(The data Opens)
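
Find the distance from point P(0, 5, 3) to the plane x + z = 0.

distance = |a·x₀ + b·y₀ + c·z₀ - d| / √(a² + b² + c²)
  = |1·0 + 0·5 + 1·3 - 0| / √(1² + 0² + 1²)
  = |0 + 0 + 3 + 0| / √(1 + 0 + 1)
  = |3| / √2
  = 3 / 1.414
  ≈ 2.121

2.121


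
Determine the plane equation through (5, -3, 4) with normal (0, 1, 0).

The plane through P with normal n = (a, b, c) satisfies n·(r - P) = 0,
i.e. ax + by + cz = a·x₀ + b·y₀ + c·z₀.
d = 0·5 + 1·(-3) + 0·4
  = 0 - 3 + 0
  = -3
Equation: y = -3

y = -3


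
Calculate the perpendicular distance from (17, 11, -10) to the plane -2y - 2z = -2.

distance = |a·x₀ + b·y₀ + c·z₀ - d| / √(a² + b² + c²)
  = |0·17 + (-2)·11 + (-2)·(-10) - (-2)| / √(0² + (-2)² + (-2)²)
  = |0 - 22 + 20 + 2| / √(0 + 4 + 4)
  = |0| / √8
  = 0 / 2.828
  ≈ 0

0


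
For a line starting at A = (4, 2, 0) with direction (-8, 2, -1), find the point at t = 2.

P(t) = A + t·d
  = (4 + (-8)·2, 2 + 2·2, 0 + (-1)·2)
  = (4 - 16, 2 + 4, 0 - 2)
  = (-12, 6, -2)

(-12, 6, -2)


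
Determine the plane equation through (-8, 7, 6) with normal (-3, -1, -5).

The plane through P with normal n = (a, b, c) satisfies n·(r - P) = 0,
i.e. ax + by + cz = a·x₀ + b·y₀ + c·z₀.
d = (-3)·(-8) + (-1)·7 + (-5)·6
  = 24 - 7 - 30
  = -13
Equation: -3x - y - 5z = -13

-3x - y - 5z = -13


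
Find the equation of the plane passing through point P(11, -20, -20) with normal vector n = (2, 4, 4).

The plane through P with normal n = (a, b, c) satisfies n·(r - P) = 0,
i.e. ax + by + cz = a·x₀ + b·y₀ + c·z₀.
d = 2·11 + 4·(-20) + 4·(-20)
  = 22 - 80 - 80
  = -138
Equation: 2x + 4y + 4z = -138

2x + 4y + 4z = -138


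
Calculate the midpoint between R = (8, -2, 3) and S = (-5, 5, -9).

M = ((x₁+x₂)/2, (y₁+y₂)/2, (z₁+z₂)/2)
  = ((8 - 5)/2, (-2 + 5)/2, (3 - 9)/2)
  = (3/2, 3/2, -6/2)
  = (1.5, 1.5, -3)

(1.5, 1.5, -3)


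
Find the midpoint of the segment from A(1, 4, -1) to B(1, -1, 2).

M = ((x₁+x₂)/2, (y₁+y₂)/2, (z₁+z₂)/2)
  = ((1 + 1)/2, (4 - 1)/2, (-1 + 2)/2)
  = (2/2, 3/2, 1/2)
  = (1, 1.5, 0.5)

(1, 1.5, 0.5)


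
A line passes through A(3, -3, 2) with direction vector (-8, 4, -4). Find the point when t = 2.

P(t) = A + t·d
  = (3 + (-8)·2, -3 + 4·2, 2 + (-4)·2)
  = (3 - 16, -3 + 8, 2 - 8)
  = (-13, 5, -6)

(-13, 5, -6)


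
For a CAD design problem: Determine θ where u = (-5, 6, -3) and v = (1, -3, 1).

u·v = (-5)·1 + 6·(-3) + (-3)·1 = -5 - 18 - 3 = -26
|u| = √((-5)² + 6² + (-3)²) = √70 ≈ 8.367
|v| = √(1² + (-3)² + 1²) = √11 ≈ 3.317
cos θ = (u·v)/(|u||v|) = -26/(8.367·3.317) ≈ -0.937
θ = arccos(-0.937) ≈ 159.5°

159.5°


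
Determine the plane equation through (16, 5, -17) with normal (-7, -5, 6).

The plane through P with normal n = (a, b, c) satisfies n·(r - P) = 0,
i.e. ax + by + cz = a·x₀ + b·y₀ + c·z₀.
d = (-7)·16 + (-5)·5 + 6·(-17)
  = -112 - 25 - 102
  = -239
Equation: -7x - 5y + 6z = -239

-7x - 5y + 6z = -239


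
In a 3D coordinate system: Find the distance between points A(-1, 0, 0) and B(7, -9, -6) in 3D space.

d = √[(x₂-x₁)² + (y₂-y₁)² + (z₂-z₁)²]
  = √[8² + (-9)² + (-6)²]
  = √[64 + 81 + 36]
  = √181
  ≈ 13.45

13.45


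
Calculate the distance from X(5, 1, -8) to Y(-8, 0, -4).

d = √[(x₂-x₁)² + (y₂-y₁)² + (z₂-z₁)²]
  = √[(-13)² + (-1)² + 4²]
  = √[169 + 1 + 16]
  = √186
  ≈ 13.64

13.64


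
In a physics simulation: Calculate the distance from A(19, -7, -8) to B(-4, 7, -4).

d = √[(x₂-x₁)² + (y₂-y₁)² + (z₂-z₁)²]
  = √[(-23)² + 14² + 4²]
  = √[529 + 196 + 16]
  = √741
  ≈ 27.22

27.22


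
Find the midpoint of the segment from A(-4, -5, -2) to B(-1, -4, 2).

M = ((x₁+x₂)/2, (y₁+y₂)/2, (z₁+z₂)/2)
  = ((-4 - 1)/2, (-5 - 4)/2, (-2 + 2)/2)
  = (-5/2, -9/2, 0/2)
  = (-2.5, -4.5, 0)

(-2.5, -4.5, 0)


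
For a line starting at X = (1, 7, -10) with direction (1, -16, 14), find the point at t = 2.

P(t) = X + t·d
  = (1 + 1·2, 7 + (-16)·2, -10 + 14·2)
  = (1 + 2, 7 - 32, -10 + 28)
  = (3, -25, 18)

(3, -25, 18)


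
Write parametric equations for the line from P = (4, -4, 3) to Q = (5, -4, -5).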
(The data Closes)
- **Work instructions**
Every line from the one with "Calculate the distance from X(5, 1, -8)" through the last line of the records above should be returned exactly, please, and no others.

- **Completed exercise**
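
Calculate the distance from X(5, 1, -8) to Y(-8, 0, -4).

d = √[(x₂-x₁)² + (y₂-y₁)² + (z₂-z₁)²]
  = √[(-13)² + (-1)² + 4²]
  = √[169 + 1 + 16]
  = √186
  ≈ 13.64

13.64


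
In a physics simulation: Calculate the distance from A(19, -7, -8) to B(-4, 7, -4).

d = √[(x₂-x₁)² + (y₂-y₁)² + (z₂-z₁)²]
  = √[(-23)² + 14² + 4²]
  = √[529 + 196 + 16]
  = √741
  ≈ 27.22

27.22


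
Find the midpoint of the segment from A(-4, -5, -2) to B(-1, -4, 2).

M = ((x₁+x₂)/2, (y₁+y₂)/2, (z₁+z₂)/2)
  = ((-4 - 1)/2, (-5 - 4)/2, (-2 + 2)/2)
  = (-5/2, -9/2, 0/2)
  = (-2.5, -4.5, 0)

(-2.5, -4.5, 0)


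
For a line starting at X = (1, 7, -10) with direction (1, -16, 14), find the point at t = 2.

P(t) = X + t·d
  = (1 + 1·2, 7 + (-16)·2, -10 + 14·2)
  = (1 + 2, 7 - 32, -10 + 28)
  = (3, -25, 18)

(3, -25, 18)


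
Write parametric equations for the line from P = (4, -4, 3) to Q = (5, -4, -5).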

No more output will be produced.